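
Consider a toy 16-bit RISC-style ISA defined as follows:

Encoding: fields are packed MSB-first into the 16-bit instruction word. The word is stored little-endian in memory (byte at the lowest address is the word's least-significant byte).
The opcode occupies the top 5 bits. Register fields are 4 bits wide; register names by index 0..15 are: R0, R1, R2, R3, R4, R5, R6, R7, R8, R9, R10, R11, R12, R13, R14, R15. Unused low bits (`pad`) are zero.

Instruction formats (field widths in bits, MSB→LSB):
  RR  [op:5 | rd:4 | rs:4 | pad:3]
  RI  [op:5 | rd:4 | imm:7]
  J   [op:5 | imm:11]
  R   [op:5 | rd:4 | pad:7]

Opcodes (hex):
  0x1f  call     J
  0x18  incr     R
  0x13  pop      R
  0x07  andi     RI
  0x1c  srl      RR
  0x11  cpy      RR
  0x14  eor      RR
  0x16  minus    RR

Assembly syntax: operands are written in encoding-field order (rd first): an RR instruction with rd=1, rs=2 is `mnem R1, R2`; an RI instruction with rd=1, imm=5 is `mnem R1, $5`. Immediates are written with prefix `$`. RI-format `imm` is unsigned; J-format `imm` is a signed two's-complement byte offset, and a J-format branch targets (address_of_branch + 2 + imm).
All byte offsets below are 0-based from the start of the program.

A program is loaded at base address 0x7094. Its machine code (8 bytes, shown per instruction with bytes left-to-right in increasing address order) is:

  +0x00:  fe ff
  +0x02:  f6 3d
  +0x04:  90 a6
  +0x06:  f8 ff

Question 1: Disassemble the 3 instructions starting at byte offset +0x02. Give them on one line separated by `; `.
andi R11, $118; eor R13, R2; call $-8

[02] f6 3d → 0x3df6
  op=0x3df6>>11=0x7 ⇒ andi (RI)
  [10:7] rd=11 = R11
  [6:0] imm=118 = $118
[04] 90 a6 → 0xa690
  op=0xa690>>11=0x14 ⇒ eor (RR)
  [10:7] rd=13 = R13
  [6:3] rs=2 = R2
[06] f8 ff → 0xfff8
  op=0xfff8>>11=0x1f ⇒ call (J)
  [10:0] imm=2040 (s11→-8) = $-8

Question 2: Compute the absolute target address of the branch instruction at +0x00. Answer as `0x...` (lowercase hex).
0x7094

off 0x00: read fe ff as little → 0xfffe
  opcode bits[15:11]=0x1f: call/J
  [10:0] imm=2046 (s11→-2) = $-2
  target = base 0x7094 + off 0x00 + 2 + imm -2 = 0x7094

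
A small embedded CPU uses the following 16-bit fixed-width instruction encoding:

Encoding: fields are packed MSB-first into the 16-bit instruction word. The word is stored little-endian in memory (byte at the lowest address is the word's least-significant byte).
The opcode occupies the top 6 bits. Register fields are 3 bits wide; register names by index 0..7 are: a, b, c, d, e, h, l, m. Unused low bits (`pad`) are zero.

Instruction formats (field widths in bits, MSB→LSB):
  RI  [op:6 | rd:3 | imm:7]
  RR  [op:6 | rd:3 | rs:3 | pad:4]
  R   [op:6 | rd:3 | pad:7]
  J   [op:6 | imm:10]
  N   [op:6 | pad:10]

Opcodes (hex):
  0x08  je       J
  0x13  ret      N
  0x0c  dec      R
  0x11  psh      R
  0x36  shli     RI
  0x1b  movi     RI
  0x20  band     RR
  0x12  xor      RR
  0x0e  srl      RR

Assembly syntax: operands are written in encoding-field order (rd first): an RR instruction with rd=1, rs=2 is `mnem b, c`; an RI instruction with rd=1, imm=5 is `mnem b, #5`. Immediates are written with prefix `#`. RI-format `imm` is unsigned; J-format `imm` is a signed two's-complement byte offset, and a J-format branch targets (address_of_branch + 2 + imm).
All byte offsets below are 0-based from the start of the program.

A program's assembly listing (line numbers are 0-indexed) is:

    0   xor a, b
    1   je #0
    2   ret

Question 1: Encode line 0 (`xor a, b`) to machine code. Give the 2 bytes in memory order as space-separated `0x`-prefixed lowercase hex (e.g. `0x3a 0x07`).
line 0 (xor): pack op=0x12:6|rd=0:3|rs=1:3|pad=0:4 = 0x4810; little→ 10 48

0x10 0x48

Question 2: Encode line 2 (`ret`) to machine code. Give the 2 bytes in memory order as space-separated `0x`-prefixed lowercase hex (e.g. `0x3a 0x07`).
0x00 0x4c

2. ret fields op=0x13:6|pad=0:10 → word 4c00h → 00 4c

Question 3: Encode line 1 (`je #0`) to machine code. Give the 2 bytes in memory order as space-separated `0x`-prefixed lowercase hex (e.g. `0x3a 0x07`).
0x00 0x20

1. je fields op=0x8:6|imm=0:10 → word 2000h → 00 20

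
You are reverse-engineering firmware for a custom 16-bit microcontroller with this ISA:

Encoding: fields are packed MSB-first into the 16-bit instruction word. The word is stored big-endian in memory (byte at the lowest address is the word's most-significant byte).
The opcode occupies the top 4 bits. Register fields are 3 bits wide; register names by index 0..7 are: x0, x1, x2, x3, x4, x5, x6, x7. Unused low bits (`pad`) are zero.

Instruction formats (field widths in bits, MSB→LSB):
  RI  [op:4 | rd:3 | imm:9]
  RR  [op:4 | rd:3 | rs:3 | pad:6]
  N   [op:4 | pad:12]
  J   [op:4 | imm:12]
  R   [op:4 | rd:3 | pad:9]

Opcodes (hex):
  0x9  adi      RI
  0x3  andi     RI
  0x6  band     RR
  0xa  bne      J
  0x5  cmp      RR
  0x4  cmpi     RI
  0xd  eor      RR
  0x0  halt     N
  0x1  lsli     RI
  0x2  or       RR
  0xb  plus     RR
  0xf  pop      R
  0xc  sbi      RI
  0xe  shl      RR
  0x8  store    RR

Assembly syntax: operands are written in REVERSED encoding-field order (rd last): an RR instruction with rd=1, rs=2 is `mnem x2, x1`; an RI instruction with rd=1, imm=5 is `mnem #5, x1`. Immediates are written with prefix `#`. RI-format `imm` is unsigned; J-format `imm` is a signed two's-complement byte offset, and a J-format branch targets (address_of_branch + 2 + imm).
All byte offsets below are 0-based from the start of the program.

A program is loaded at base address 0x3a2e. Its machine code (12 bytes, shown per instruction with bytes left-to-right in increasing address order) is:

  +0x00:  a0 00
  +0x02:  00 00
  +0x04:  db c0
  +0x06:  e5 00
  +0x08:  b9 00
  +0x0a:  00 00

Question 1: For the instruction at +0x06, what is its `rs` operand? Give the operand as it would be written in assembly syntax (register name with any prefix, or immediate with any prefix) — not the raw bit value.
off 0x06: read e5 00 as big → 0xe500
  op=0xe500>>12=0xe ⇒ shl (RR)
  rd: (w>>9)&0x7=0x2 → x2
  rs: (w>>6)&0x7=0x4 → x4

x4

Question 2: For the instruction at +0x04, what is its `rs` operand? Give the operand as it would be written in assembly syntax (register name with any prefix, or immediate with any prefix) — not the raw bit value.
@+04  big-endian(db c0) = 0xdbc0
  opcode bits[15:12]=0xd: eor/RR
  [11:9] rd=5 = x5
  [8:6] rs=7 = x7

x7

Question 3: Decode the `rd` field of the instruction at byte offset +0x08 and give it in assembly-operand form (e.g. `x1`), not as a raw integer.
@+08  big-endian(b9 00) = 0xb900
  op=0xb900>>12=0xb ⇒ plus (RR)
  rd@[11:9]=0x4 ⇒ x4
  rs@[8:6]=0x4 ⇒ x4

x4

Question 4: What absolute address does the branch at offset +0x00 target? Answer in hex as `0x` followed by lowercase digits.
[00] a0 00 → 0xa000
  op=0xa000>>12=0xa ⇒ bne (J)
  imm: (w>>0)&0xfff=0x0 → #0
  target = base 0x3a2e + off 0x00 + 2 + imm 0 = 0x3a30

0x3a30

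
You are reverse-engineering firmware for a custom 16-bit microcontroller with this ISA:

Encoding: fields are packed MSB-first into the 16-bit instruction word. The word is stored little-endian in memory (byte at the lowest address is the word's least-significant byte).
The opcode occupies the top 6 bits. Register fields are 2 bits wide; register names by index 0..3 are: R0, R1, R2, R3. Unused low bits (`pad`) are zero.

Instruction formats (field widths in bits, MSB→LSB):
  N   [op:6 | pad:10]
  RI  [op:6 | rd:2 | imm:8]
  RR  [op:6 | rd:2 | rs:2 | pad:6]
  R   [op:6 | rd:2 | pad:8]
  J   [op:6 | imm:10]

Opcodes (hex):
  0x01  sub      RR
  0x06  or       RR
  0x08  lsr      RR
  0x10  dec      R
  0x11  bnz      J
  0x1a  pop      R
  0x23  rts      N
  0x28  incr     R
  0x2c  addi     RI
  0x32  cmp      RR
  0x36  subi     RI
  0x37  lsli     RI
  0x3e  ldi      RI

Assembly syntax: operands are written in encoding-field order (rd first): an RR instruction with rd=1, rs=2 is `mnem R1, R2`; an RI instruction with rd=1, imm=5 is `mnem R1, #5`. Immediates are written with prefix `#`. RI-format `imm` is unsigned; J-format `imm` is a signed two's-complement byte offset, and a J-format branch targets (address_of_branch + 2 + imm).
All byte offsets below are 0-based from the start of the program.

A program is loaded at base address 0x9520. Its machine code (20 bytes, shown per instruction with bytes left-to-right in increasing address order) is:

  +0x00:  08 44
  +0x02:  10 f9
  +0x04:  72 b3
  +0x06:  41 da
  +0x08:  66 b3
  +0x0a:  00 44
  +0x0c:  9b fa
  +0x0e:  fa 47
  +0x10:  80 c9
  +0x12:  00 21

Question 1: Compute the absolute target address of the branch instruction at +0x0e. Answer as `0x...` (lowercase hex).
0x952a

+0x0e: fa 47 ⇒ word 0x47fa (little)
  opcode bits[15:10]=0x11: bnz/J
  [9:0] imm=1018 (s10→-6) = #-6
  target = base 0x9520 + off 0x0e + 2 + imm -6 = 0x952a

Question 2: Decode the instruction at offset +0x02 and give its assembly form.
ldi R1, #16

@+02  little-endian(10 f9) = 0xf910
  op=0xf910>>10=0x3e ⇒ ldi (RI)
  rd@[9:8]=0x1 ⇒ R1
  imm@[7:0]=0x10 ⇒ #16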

What is required: Please give back exactly the lines of this listing beginning at the line with "rd:4 | imm:7]" and ending with the line with "A small embedded", both included, and nothing else.

Expected answer:
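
  RI  [op:5 | rd:4 | imm:7]
  J   [op:5 | imm:11]
  R   [op:5 | rd:4 | pad:7]

Opcodes (hex):
  0x1f  call     J
  0x18  incr     R
  0x13  pop      R
  0x07  andi     RI
  0x1c  srl      RR
  0x11  cpy      RR
  0x14  eor      RR
  0x16  minus    RR

Assembly syntax: operands are written in encoding-field order (rd first): an RR instruction with rd=1, rs=2 is `mnem R1, R2`; an RI instruction with rd=1, imm=5 is `mnem R1, $5`. Immediates are written with prefix `$`. RI-format `imm` is unsigned; J-format `imm` is a signed two's-complement byte offset, and a J-format branch targets (address_of_branch + 2 + imm).
All byte offsets below are 0-based from the start of the program.

A program is loaded at base address 0x7094. Its machine code (8 bytes, shown per instruction with bytes left-to-right in increasing address order) is:

  +0x00:  fe ff
  +0x02:  f6 3d
  +0x04:  90 a6
  +0x06:  f8 ff

Question 1: Disassemble the 3 instructions starting at byte offset +0x02. Give them on one line separated by `; `.
andi R11, $118; eor R13, R2; call $-8

[02] f6 3d → 0x3df6
  op=0x3df6>>11=0x7 ⇒ andi (RI)
  [10:7] rd=11 = R11
  [6:0] imm=118 = $118
[04] 90 a6 → 0xa690
  op=0xa690>>11=0x14 ⇒ eor (RR)
  [10:7] rd=13 = R13
  [6:3] rs=2 = R2
[06] f8 ff → 0xfff8
  op=0xfff8>>11=0x1f ⇒ call (J)
  [10:0] imm=2040 (s11→-8) = $-8

Question 2: Compute the absolute target address of the branch instruction at +0x00. Answer as `0x...` (lowercase hex).
0x7094

off 0x00: read fe ff as little → 0xfffe
  opcode bits[15:11]=0x1f: call/J
  [10:0] imm=2046 (s11→-2) = $-2
  target = base 0x7094 + off 0x00 + 2 + imm -2 = 0x7094

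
A small embedded CPU uses the following 16-bit fixed-width instruction encoding: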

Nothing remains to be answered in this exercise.